▸ What is expected
Look through the material below and copy exactly the lines from the line with "wrap(op(m,p)) =?= wrap(op(m,wrap(q)))" to the line with "op(op(q,x1),wrap(m)) =?= op(op(op(unit,unit),x2),wrap(m))", those two lines included.
┏━━
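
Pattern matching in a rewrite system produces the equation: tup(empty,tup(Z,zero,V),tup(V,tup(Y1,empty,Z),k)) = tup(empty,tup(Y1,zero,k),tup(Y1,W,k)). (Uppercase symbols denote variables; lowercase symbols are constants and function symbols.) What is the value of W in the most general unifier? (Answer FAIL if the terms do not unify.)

Decompose tup/3: empty = empty,  tup(Z,zero,V) = tup(Y1,zero,k),  tup(V,tup(Y1,empty,Z),k) = tup(Y1,W,k).
Delete trivial equation empty = empty.
Decompose tup/3: Z = Y1,  zero = zero,  V = k.
Bind Z := Y1; substituting into the one remaining equation that mentions Z gives: tup(V,tup(Y1,empty,Y1),k) = tup(Y1,W,k).
Delete trivial equation zero = zero.
Bind V := k; substituting into the remaining equation gives: tup(k,tup(Y1,empty,Y1),k) = tup(Y1,W,k).
Decompose tup/3: k = Y1,  tup(Y1,empty,Y1) = W,  k = k.
Bind Y1 := k; substituting into the one remaining equation that mentions Y1 gives: tup(k,empty,k) = W. Substituting into the earlier binding gives Z := k.
Bind W := tup(k,empty,k); no other remaining equation mentions W.
Delete trivial equation k = k.
MGU = { Z ↦ k, V ↦ k, Y1 ↦ k, W ↦ tup(k,empty,k) }, so W ↦ tup(k,empty,k).

tup(k,empty,k)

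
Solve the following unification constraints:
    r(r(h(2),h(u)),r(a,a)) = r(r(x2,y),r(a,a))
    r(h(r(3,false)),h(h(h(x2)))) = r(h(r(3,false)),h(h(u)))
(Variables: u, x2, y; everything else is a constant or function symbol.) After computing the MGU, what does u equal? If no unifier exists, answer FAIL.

Decompose r/2: r(h(2),h(u)) = r(x2,y),  r(a,a) = r(a,a).
Decompose r/2: h(2) = x2,  h(u) = y.
Bind x2 := h(2); substituting into the one remaining equation that mentions x2 gives: r(h(r(3,false)),h(h(h(h(2))))) = r(h(r(3,false)),h(h(u))).
Bind y := h(u); no other remaining equation mentions y.
Delete trivial equation r(a,a) = r(a,a).
Decompose r/2: h(r(3,false)) = h(r(3,false)),  h(h(h(h(2)))) = h(h(u)).
Delete trivial equation h(r(3,false)) = h(r(3,false)).
Decompose h/1: h(h(h(2))) = h(u).
Decompose h/1: h(h(2)) = u.
Bind u := h(h(2)). Substituting into the earlier binding gives y := h(h(h(2))).
MGU = { x2 ↦ h(2), y ↦ h(h(h(2))), u ↦ h(h(2)) }, so u ↦ h(h(2)).

h(h(2))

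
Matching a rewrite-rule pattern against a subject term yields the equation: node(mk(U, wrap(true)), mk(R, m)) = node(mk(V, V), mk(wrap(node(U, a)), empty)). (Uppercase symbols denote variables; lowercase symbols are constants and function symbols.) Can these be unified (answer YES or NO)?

Decompose node/2: mk(U, wrap(true)) = mk(V, V),  mk(R, m) = mk(wrap(node(U, a)), empty).
Decompose mk/2: U = V,  wrap(true) = V.
Bind U := V; substituting into the one remaining equation that mentions U gives: mk(R, m) = mk(wrap(node(V, a)), empty).
Bind V := wrap(true); substituting into the remaining equation gives: mk(R, m) = mk(wrap(node(wrap(true), a)), empty). Substituting into the earlier binding gives U := wrap(true).
Decompose mk/2: R = wrap(node(wrap(true), a)),  m = empty.
Bind R := wrap(node(wrap(true), a)); no other remaining equation mentions R.
Clash: constants m and empty differ; no unifier exists.

NO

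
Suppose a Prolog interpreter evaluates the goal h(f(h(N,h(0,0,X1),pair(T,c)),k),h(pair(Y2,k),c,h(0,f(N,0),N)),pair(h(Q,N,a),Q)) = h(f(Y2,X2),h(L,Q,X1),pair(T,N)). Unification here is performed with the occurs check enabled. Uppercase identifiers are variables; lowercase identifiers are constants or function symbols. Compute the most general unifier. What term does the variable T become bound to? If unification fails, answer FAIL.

h(c,c,a)

Decompose h/3: f(h(N,h(0,0,X1),pair(T,c)),k) = f(Y2,X2),  h(pair(Y2,k),c,h(0,f(N,0),N)) = h(L,Q,X1),  pair(h(Q,N,a),Q) = pair(T,N).
Decompose f/2: h(N,h(0,0,X1),pair(T,c)) = Y2,  k = X2.
Bind Y2 := h(N,h(0,0,X1),pair(T,c)); substituting into the one remaining equation that mentions Y2 gives: h(pair(h(N,h(0,0,X1),pair(T,c)),k),c,h(0,f(N,0),N)) = h(L,Q,X1).
Bind X2 := k; no other remaining equation mentions X2.
Decompose h/3: pair(h(N,h(0,0,X1),pair(T,c)),k) = L,  c = Q,  h(0,f(N,0),N) = X1.
Bind L := pair(h(N,h(0,0,X1),pair(T,c)),k); no other remaining equation mentions L.
Bind Q := c; substituting into the one remaining equation that mentions Q gives: pair(h(c,N,a),c) = pair(T,N).
Bind X1 := h(0,f(N,0),N); no other remaining equation mentions X1. Substituting into the earlier bindings gives Y2 := h(N,h(0,0,h(0,f(N,0),N)),pair(T,c)), L := pair(h(N,h(0,0,h(0,f(N,0),N)),pair(T,c)),k).
Decompose pair/2: h(c,N,a) = T,  c = N.
Bind T := h(c,N,a); no other remaining equation mentions T. Substituting into the earlier bindings gives Y2 := h(N,h(0,0,h(0,f(N,0),N)),pair(h(c,N,a),c)), L := pair(h(N,h(0,0,h(0,f(N,0),N)),pair(h(c,N,a),c)),k).
Bind N := c. Substituting into the earlier bindings gives Y2 := h(c,h(0,0,h(0,f(c,0),c)),pair(h(c,c,a),c)), L := pair(h(c,h(0,0,h(0,f(c,0),c)),pair(h(c,c,a),c)),k), X1 := h(0,f(c,0),c), T := h(c,c,a).
MGU = { Y2 ↦ h(c,h(0,0,h(0,f(c,0),c)),pair(h(c,c,a),c)), X2 ↦ k, L ↦ pair(h(c,h(0,0,h(0,f(c,0),c)),pair(h(c,c,a),c)),k), Q ↦ c, X1 ↦ h(0,f(c,0),c), T ↦ h(c,c,a), N ↦ c }, so T ↦ h(c,c,a).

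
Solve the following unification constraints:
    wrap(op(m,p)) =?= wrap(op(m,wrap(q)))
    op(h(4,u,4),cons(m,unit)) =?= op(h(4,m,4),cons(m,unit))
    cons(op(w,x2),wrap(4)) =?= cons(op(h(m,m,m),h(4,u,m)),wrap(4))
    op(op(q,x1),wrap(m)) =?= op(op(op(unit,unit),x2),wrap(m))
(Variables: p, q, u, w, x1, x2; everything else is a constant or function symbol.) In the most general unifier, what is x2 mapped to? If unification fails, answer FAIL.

Decompose wrap/1: op(m,p) =?= op(m,wrap(q)).
Decompose op/2: m =?= m,  p =?= wrap(q).
Delete trivial equation m =?= m.
Bind p := wrap(q); no other remaining equation mentions p.
Decompose op/2: h(4,u,4) =?= h(4,m,4),  cons(m,unit) =?= cons(m,unit).
Decompose h/3: 4 =?= 4,  u =?= m,  4 =?= 4.
Delete trivial equation 4 =?= 4.
Bind u := m; substituting into the one remaining equation that mentions u gives: cons(op(w,x2),wrap(4)) =?= cons(op(h(m,m,m),h(4,m,m)),wrap(4)).
Delete trivial equation 4 =?= 4.
Delete trivial equation cons(m,unit) =?= cons(m,unit).
Decompose cons/2: op(w,x2) =?= op(h(m,m,m),h(4,m,m)),  wrap(4) =?= wrap(4).
Decompose op/2: w =?= h(m,m,m),  x2 =?= h(4,m,m).
Bind w := h(m,m,m); no other remaining equation mentions w.
Bind x2 := h(4,m,m); substituting into the one remaining equation that mentions x2 gives: op(op(q,x1),wrap(m)) =?= op(op(op(unit,unit),h(4,m,m)),wrap(m)).
Delete trivial equation wrap(4) =?= wrap(4).
Decompose op/2: op(q,x1) =?= op(op(unit,unit),h(4,m,m)),  wrap(m) =?= wrap(m).
Decompose op/2: q =?= op(unit,unit),  x1 =?= h(4,m,m).
Bind q := op(unit,unit); no other remaining equation mentions q. Substituting into the earlier binding gives p := wrap(op(unit,unit)).
Bind x1 := h(4,m,m); no other remaining equation mentions x1.
Delete trivial equation wrap(m) =?= wrap(m).
MGU = { p := wrap(op(unit,unit)), u := m, w := h(m,m,m), x2 := h(4,m,m), q := op(unit,unit), x1 := h(4,m,m) }, so x2 := h(4,m,m).

h(4,m,m)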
┗━━
▸ Written solution
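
    wrap(op(m,p)) =?= wrap(op(m,wrap(q)))
    op(h(4,u,4),cons(m,unit)) =?= op(h(4,m,4),cons(m,unit))
    cons(op(w,x2),wrap(4)) =?= cons(op(h(m,m,m),h(4,u,m)),wrap(4))
    op(op(q,x1),wrap(m)) =?= op(op(op(unit,unit),x2),wrap(m))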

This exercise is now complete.